◆ Provided records
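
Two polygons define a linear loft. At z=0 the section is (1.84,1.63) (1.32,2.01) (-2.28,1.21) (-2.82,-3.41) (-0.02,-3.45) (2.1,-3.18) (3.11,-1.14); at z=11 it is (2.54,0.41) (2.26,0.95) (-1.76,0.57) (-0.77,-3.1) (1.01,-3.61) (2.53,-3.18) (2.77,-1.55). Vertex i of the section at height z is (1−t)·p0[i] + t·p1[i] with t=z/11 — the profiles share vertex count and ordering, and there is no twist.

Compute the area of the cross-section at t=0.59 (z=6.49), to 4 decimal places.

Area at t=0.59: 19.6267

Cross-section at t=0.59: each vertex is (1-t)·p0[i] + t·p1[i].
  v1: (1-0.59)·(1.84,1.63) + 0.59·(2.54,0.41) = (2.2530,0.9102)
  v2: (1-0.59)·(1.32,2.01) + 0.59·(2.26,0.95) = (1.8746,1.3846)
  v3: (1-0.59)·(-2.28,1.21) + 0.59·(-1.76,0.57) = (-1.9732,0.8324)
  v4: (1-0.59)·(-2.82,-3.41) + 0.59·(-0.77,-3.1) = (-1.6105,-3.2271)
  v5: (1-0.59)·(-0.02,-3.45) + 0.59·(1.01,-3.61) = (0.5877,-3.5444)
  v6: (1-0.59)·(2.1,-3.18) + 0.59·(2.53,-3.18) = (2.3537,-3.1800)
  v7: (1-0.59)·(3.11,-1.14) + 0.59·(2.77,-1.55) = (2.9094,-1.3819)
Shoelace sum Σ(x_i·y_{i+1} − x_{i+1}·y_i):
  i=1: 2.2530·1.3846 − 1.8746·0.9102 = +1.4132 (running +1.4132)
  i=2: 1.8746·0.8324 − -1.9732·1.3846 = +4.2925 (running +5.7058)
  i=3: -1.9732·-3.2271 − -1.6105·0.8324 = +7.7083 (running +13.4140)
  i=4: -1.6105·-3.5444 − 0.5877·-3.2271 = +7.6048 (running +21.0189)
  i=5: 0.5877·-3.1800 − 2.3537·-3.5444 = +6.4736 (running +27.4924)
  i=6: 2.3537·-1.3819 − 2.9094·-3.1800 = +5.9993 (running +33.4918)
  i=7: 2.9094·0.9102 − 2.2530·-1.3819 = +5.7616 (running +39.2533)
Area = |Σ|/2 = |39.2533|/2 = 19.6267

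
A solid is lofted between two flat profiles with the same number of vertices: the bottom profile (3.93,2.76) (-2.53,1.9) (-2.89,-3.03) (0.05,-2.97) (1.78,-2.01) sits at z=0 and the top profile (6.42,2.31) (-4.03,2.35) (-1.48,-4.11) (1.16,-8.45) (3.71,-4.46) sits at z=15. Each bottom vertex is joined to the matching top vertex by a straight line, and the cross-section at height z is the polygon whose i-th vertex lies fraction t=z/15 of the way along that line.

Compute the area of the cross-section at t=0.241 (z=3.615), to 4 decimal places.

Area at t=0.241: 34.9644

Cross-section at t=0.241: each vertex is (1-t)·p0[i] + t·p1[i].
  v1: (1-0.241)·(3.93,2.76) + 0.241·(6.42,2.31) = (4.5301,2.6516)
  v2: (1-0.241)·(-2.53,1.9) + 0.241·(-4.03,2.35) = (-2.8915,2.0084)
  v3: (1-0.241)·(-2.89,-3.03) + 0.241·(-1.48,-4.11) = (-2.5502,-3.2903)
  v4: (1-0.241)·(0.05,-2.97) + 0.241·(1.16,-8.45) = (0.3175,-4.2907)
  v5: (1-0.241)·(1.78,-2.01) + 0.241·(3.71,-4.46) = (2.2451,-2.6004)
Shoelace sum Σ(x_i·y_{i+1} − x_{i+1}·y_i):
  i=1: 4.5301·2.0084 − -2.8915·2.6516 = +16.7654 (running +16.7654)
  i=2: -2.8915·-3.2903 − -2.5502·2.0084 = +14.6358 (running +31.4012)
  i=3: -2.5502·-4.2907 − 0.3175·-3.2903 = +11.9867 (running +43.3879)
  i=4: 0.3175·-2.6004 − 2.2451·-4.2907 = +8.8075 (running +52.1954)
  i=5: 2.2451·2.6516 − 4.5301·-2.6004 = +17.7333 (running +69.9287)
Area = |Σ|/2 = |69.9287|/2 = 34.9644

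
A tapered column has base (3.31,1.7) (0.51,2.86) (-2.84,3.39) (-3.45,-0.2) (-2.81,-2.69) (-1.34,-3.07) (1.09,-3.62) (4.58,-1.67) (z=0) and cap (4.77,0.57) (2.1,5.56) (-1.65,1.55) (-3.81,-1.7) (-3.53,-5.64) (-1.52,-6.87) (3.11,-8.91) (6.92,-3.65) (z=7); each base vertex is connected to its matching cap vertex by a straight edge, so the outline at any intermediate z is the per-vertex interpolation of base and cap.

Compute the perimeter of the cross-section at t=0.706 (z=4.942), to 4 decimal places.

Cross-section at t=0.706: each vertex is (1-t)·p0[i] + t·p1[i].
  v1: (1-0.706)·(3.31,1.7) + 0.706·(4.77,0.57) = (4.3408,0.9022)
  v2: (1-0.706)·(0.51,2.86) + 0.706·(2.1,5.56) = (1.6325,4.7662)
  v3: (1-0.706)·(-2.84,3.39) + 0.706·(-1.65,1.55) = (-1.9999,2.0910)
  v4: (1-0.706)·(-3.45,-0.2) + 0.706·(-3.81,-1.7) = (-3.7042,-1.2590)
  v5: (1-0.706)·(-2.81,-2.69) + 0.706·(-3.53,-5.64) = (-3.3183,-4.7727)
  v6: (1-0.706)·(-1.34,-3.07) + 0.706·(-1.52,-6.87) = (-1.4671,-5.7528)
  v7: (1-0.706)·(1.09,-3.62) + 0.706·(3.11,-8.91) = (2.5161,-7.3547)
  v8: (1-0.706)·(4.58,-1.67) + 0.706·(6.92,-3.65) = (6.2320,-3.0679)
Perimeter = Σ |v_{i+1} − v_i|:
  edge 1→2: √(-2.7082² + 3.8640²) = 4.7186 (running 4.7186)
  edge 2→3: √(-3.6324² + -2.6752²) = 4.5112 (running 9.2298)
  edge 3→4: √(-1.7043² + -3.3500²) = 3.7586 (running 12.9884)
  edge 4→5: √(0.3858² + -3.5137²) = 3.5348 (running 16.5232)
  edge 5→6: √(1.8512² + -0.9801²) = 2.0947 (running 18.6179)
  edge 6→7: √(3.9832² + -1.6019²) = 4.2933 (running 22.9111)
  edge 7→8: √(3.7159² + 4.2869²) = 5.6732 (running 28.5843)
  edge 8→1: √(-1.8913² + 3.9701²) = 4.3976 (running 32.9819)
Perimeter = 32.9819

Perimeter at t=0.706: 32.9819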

◆ Problem to work on
Write out the data above once more, exactly as it stands.

◆ Solution below
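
Two polygons define a linear loft. At z=0 the section is (1.84,1.63) (1.32,2.01) (-2.28,1.21) (-2.82,-3.41) (-0.02,-3.45) (2.1,-3.18) (3.11,-1.14); at z=11 it is (2.54,0.41) (2.26,0.95) (-1.76,0.57) (-0.77,-3.1) (1.01,-3.61) (2.53,-3.18) (2.77,-1.55). Vertex i of the section at height z is (1−t)·p0[i] + t·p1[i] with t=z/11 — the profiles share vertex count and ordering, and there is no twist.

Compute the area of the cross-section at t=0.59 (z=6.49), to 4 decimal places.

Area at t=0.59: 19.6267

Cross-section at t=0.59: each vertex is (1-t)·p0[i] + t·p1[i].
  v1: (1-0.59)·(1.84,1.63) + 0.59·(2.54,0.41) = (2.2530,0.9102)
  v2: (1-0.59)·(1.32,2.01) + 0.59·(2.26,0.95) = (1.8746,1.3846)
  v3: (1-0.59)·(-2.28,1.21) + 0.59·(-1.76,0.57) = (-1.9732,0.8324)
  v4: (1-0.59)·(-2.82,-3.41) + 0.59·(-0.77,-3.1) = (-1.6105,-3.2271)
  v5: (1-0.59)·(-0.02,-3.45) + 0.59·(1.01,-3.61) = (0.5877,-3.5444)
  v6: (1-0.59)·(2.1,-3.18) + 0.59·(2.53,-3.18) = (2.3537,-3.1800)
  v7: (1-0.59)·(3.11,-1.14) + 0.59·(2.77,-1.55) = (2.9094,-1.3819)
Shoelace sum Σ(x_i·y_{i+1} − x_{i+1}·y_i):
  i=1: 2.2530·1.3846 − 1.8746·0.9102 = +1.4132 (running +1.4132)
  i=2: 1.8746·0.8324 − -1.9732·1.3846 = +4.2925 (running +5.7058)
  i=3: -1.9732·-3.2271 − -1.6105·0.8324 = +7.7083 (running +13.4140)
  i=4: -1.6105·-3.5444 − 0.5877·-3.2271 = +7.6048 (running +21.0189)
  i=5: 0.5877·-3.1800 − 2.3537·-3.5444 = +6.4736 (running +27.4924)
  i=6: 2.3537·-1.3819 − 2.9094·-3.1800 = +5.9993 (running +33.4918)
  i=7: 2.9094·0.9102 − 2.2530·-1.3819 = +5.7616 (running +39.2533)
Area = |Σ|/2 = |39.2533|/2 = 19.6267

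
A solid is lofted between two flat profiles with the same number of vertices: the bottom profile (3.93,2.76) (-2.53,1.9) (-2.89,-3.03) (0.05,-2.97) (1.78,-2.01) sits at z=0 and the top profile (6.42,2.31) (-4.03,2.35) (-1.48,-4.11) (1.16,-8.45) (3.71,-4.46) sits at z=15. Each bottom vertex is joined to the matching top vertex by a straight line, and the cross-section at height z is the polygon whose i-th vertex lies fraction t=z/15 of the way along that line.

Compute the area of the cross-section at t=0.241 (z=3.615), to 4 decimal places.

Area at t=0.241: 34.9644

Cross-section at t=0.241: each vertex is (1-t)·p0[i] + t·p1[i].
  v1: (1-0.241)·(3.93,2.76) + 0.241·(6.42,2.31) = (4.5301,2.6516)
  v2: (1-0.241)·(-2.53,1.9) + 0.241·(-4.03,2.35) = (-2.8915,2.0084)
  v3: (1-0.241)·(-2.89,-3.03) + 0.241·(-1.48,-4.11) = (-2.5502,-3.2903)
  v4: (1-0.241)·(0.05,-2.97) + 0.241·(1.16,-8.45) = (0.3175,-4.2907)
  v5: (1-0.241)·(1.78,-2.01) + 0.241·(3.71,-4.46) = (2.2451,-2.6004)
Shoelace sum Σ(x_i·y_{i+1} − x_{i+1}·y_i):
  i=1: 4.5301·2.0084 − -2.8915·2.6516 = +16.7654 (running +16.7654)
  i=2: -2.8915·-3.2903 − -2.5502·2.0084 = +14.6358 (running +31.4012)
  i=3: -2.5502·-4.2907 − 0.3175·-3.2903 = +11.9867 (running +43.3879)
  i=4: 0.3175·-2.6004 − 2.2451·-4.2907 = +8.8075 (running +52.1954)
  i=5: 2.2451·2.6516 − 4.5301·-2.6004 = +17.7333 (running +69.9287)
Area = |Σ|/2 = |69.9287|/2 = 34.9644

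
A tapered column has base (3.31,1.7) (0.51,2.86) (-2.84,3.39) (-3.45,-0.2) (-2.81,-2.69) (-1.34,-3.07) (1.09,-3.62) (4.58,-1.67) (z=0) and cap (4.77,0.57) (2.1,5.56) (-1.65,1.55) (-3.81,-1.7) (-3.53,-5.64) (-1.52,-6.87) (3.11,-8.91) (6.92,-3.65) (z=7); each base vertex is connected to its matching cap vertex by a straight edge, so the outline at any intermediate z is the per-vertex interpolation of base and cap.

Compute the perimeter of the cross-section at t=0.706 (z=4.942), to 4 decimal places.

Cross-section at t=0.706: each vertex is (1-t)·p0[i] + t·p1[i].
  v1: (1-0.706)·(3.31,1.7) + 0.706·(4.77,0.57) = (4.3408,0.9022)
  v2: (1-0.706)·(0.51,2.86) + 0.706·(2.1,5.56) = (1.6325,4.7662)
  v3: (1-0.706)·(-2.84,3.39) + 0.706·(-1.65,1.55) = (-1.9999,2.0910)
  v4: (1-0.706)·(-3.45,-0.2) + 0.706·(-3.81,-1.7) = (-3.7042,-1.2590)
  v5: (1-0.706)·(-2.81,-2.69) + 0.706·(-3.53,-5.64) = (-3.3183,-4.7727)
  v6: (1-0.706)·(-1.34,-3.07) + 0.706·(-1.52,-6.87) = (-1.4671,-5.7528)
  v7: (1-0.706)·(1.09,-3.62) + 0.706·(3.11,-8.91) = (2.5161,-7.3547)
  v8: (1-0.706)·(4.58,-1.67) + 0.706·(6.92,-3.65) = (6.2320,-3.0679)
Perimeter = Σ |v_{i+1} − v_i|:
  edge 1→2: √(-2.7082² + 3.8640²) = 4.7186 (running 4.7186)
  edge 2→3: √(-3.6324² + -2.6752²) = 4.5112 (running 9.2298)
  edge 3→4: √(-1.7043² + -3.3500²) = 3.7586 (running 12.9884)
  edge 4→5: √(0.3858² + -3.5137²) = 3.5348 (running 16.5232)
  edge 5→6: √(1.8512² + -0.9801²) = 2.0947 (running 18.6179)
  edge 6→7: √(3.9832² + -1.6019²) = 4.2933 (running 22.9111)
  edge 7→8: √(3.7159² + 4.2869²) = 5.6732 (running 28.5843)
  edge 8→1: √(-1.8913² + 3.9701²) = 4.3976 (running 32.9819)
Perimeter = 32.9819

Perimeter at t=0.706: 32.9819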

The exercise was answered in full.